===== Supplied records =====

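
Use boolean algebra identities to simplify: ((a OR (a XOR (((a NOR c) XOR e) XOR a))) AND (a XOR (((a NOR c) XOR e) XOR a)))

By absorption (E AND (E OR v) = E) then XOR self-cancellation ((E XOR v) XOR v = E):
= ((a NOR c) XOR e)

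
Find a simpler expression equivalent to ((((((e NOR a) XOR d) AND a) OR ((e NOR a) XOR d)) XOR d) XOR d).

By XOR self-cancellation ((E XOR v) XOR v = E) then absorption (E OR (E AND v) = E):
= ((e NOR a) XOR d)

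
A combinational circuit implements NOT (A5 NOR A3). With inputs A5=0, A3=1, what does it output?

Substituting: NOT (0 NOR 1)
= 1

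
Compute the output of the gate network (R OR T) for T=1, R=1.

Substituting: (1 OR 1)
= 1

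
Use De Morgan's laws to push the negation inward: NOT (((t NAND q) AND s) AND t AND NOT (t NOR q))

NOT ((t NAND q) AND s) OR NOT t OR (t NOR q)
De Morgan's: NOT(AND of terms) = OR of negations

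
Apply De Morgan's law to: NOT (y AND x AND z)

NOT y OR NOT x OR NOT z
De Morgan's: NOT(AND of terms) = OR of negations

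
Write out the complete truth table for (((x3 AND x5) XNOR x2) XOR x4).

x5 | x2 | x4 | x3 | Output
--------------------------
0 | 0 | 0 | 0 | 1
0 | 0 | 0 | 1 | 1
0 | 0 | 1 | 0 | 0
0 | 0 | 1 | 1 | 0
0 | 1 | 0 | 0 | 0
0 | 1 | 0 | 1 | 0
0 | 1 | 1 | 0 | 1
0 | 1 | 1 | 1 | 1
1 | 0 | 0 | 0 | 1
1 | 0 | 0 | 1 | 0
1 | 0 | 1 | 0 | 0
1 | 0 | 1 | 1 | 1
1 | 1 | 0 | 0 | 0
1 | 1 | 0 | 1 | 1
1 | 1 | 1 | 0 | 1
1 | 1 | 1 | 1 | 0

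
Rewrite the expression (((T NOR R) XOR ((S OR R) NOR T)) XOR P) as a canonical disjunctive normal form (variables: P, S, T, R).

(NOT P AND S AND NOT T AND NOT R) OR (P AND NOT S AND NOT T AND NOT R) OR (P AND NOT S AND NOT T AND R) OR (P AND NOT S AND T AND NOT R) OR (P AND NOT S AND T AND R) OR (P AND S AND NOT T AND R) OR (P AND S AND T AND NOT R) OR (P AND S AND T AND R)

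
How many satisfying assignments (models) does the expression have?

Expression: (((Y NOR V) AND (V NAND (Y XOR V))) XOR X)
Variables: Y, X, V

Satisfying assignments: (0,0,0), (0,1,1), (1,1,0), (1,1,1)
Count: 4 out of 8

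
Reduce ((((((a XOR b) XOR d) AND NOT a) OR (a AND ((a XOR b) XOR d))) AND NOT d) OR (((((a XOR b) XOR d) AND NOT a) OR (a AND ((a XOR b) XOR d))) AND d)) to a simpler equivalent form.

By distribution ((E AND v) OR (E AND NOT v) = E) then distribution ((E AND v) OR (E AND NOT v) = E):
= ((a XOR b) XOR d)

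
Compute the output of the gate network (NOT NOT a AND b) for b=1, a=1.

Substituting: (NOT NOT 1 AND 1)
= 1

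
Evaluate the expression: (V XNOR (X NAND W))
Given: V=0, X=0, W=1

Substituting: (0 XNOR (0 NAND 1))
= 0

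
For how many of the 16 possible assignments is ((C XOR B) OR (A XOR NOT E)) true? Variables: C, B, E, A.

Satisfying assignments: (0,0,0,0), (0,0,1,1), (0,1,0,0), (0,1,0,1), (0,1,1,0), (0,1,1,1), (1,0,0,0), (1,0,0,1), (1,0,1,0), (1,0,1,1), (1,1,0,0), (1,1,1,1)
Count: 12 out of 16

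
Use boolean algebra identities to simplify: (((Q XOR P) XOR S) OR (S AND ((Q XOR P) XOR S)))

By absorption (E OR (E AND v) = E):
= ((Q XOR P) XOR S)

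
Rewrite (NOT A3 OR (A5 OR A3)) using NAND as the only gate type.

(((A3 NAND A3) NAND (A3 NAND A3)) NAND (((A5 NAND A5) NAND (A3 NAND A3)) NAND ((A5 NAND A5) NAND (A3 NAND A3))))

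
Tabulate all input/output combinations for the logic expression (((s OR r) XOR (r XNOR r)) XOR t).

t | r | s | Output
------------------
0 | 0 | 0 | 1
0 | 0 | 1 | 0
0 | 1 | 0 | 0
0 | 1 | 1 | 0
1 | 0 | 0 | 0
1 | 0 | 1 | 1
1 | 1 | 0 | 1
1 | 1 | 1 | 1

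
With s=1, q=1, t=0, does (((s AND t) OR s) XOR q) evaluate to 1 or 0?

Substituting: (((1 AND 0) OR 1) XOR 1)
= 0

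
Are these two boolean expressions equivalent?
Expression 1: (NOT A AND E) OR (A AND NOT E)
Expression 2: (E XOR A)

Yes, they are equivalent — the two output columns agree on all 4 assignments:
A | E | Expression 1 | Expression 2
-----------------------------------
0 | 0 | 0 | 0
0 | 1 | 1 | 1
1 | 0 | 1 | 1
1 | 1 | 0 | 0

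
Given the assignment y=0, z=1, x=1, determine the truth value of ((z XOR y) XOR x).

Substituting: ((1 XOR 0) XOR 1)
= 0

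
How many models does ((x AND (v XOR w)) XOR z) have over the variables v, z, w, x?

Satisfying assignments: (0,0,1,1), (0,1,0,0), (0,1,0,1), (0,1,1,0), (1,0,0,1), (1,1,0,0), (1,1,1,0), (1,1,1,1)
Count: 8 out of 16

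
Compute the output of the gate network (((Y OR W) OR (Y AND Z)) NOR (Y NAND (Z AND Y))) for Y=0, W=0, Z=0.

Substituting: (((0 OR 0) OR (0 AND 0)) NOR (0 NAND (0 AND 0)))
= 0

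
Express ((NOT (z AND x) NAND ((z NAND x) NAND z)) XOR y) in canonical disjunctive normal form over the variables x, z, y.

(NOT x AND NOT z AND y) OR (NOT x AND z AND NOT y) OR (x AND NOT z AND y) OR (x AND z AND NOT y)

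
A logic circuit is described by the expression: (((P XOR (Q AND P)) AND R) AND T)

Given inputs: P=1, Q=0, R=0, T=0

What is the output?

Substituting: (((1 XOR (0 AND 1)) AND 0) AND 0)
= 0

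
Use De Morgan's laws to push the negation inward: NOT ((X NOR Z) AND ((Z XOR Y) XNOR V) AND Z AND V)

NOT (X NOR Z) OR NOT ((Z XOR Y) XNOR V) OR NOT Z OR NOT V
De Morgan's: NOT(AND of terms) = OR of negations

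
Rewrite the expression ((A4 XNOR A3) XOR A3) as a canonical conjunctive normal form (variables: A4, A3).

(NOT A4 OR A3) AND (NOT A4 OR NOT A3)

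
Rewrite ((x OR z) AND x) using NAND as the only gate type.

((((x NAND x) NAND (z NAND z)) NAND x) NAND (((x NAND x) NAND (z NAND z)) NAND x))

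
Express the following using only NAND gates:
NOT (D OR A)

(((D NAND D) NAND (A NAND A)) NAND ((D NAND D) NAND (A NAND A)))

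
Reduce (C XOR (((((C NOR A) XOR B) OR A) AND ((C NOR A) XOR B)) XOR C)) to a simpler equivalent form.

By XOR self-cancellation ((E XOR v) XOR v = E) then absorption (E AND (E OR v) = E):
= ((C NOR A) XOR B)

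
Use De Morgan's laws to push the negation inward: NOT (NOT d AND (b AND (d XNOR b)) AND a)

d OR NOT (b AND (d XNOR b)) OR NOT a
De Morgan's: NOT(AND of terms) = OR of negations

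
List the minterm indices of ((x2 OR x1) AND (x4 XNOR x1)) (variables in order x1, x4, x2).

Σm(1, 6, 7) = (NOT x1 AND NOT x4 AND x2) OR (x1 AND x4 AND NOT x2) OR (x1 AND x4 AND x2)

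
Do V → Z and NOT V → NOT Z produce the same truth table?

No, Inverse is not equivalent to original (counterexample: Z=0, V=1)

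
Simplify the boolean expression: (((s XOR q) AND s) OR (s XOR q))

By absorption (E OR (E AND v) = E):
= (s XOR q)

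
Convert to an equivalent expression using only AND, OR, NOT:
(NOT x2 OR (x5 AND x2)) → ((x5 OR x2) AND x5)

NOT (NOT x2 OR (x5 AND x2)) OR ((x5 OR x2) AND x5)
(Implication elimination: A → B = NOT A OR B)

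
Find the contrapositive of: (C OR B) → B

Contrapositive: NOT B → NOT (C OR B)
Note: A statement and its contrapositive are logically equivalent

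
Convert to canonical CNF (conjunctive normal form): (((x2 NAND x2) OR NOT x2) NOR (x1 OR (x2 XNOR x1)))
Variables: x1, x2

(x1 OR x2) AND (NOT x1 OR x2) AND (NOT x1 OR NOT x2)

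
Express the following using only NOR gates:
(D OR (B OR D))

((D NOR ((B NOR D) NOR (B NOR D))) NOR (D NOR ((B NOR D) NOR (B NOR D))))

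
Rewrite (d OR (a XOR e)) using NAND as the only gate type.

((d NAND d) NAND (((a NAND (a NAND e)) NAND (e NAND (a NAND e))) NAND ((a NAND (a NAND e)) NAND (e NAND (a NAND e)))))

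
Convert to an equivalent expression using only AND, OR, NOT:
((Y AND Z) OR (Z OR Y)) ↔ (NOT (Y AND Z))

(((Y AND Z) OR (Z OR Y)) AND (NOT (Y AND Z))) OR (NOT ((Y AND Z) OR (Z OR Y)) AND (Y AND Z))
(Biconditional = both true or both false)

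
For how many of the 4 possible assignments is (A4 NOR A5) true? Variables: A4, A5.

Satisfying assignments: (0,0)
Count: 1 out of 4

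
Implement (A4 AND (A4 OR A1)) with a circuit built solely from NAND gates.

((A4 NAND ((A4 NAND A4) NAND (A1 NAND A1))) NAND (A4 NAND ((A4 NAND A4) NAND (A1 NAND A1))))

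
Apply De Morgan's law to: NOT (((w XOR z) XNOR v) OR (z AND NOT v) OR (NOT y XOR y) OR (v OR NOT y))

NOT ((w XOR z) XNOR v) AND NOT (z AND NOT v) AND NOT (NOT y XOR y) AND NOT (v OR NOT y)
De Morgan's: NOT(OR of terms) = AND of negations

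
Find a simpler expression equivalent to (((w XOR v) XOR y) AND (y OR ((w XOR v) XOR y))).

By absorption (E AND (E OR v) = E):
= ((w XOR v) XOR y)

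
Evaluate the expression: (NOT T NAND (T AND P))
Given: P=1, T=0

Substituting: (NOT 0 NAND (0 AND 1))
= 1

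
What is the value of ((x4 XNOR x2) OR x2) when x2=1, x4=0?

Substituting: ((0 XNOR 1) OR 1)
= 1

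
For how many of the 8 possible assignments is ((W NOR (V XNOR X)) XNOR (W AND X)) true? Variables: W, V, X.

Satisfying assignments: (0,0,0), (0,1,1), (1,0,0), (1,1,0)
Count: 4 out of 8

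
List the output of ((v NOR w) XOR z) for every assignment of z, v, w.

z | v | w | Output
------------------
0 | 0 | 0 | 1
0 | 0 | 1 | 0
0 | 1 | 0 | 0
0 | 1 | 1 | 0
1 | 0 | 0 | 0
1 | 0 | 1 | 1
1 | 1 | 0 | 1
1 | 1 | 1 | 1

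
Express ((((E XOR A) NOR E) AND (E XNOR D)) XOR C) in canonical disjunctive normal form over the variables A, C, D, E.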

=====

#### Assigned task:
Filter the data down to the lines that contain the string "following", and copy them.

#### Solution:
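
Express the following using only NAND gates:
Express the following using only NOR gates: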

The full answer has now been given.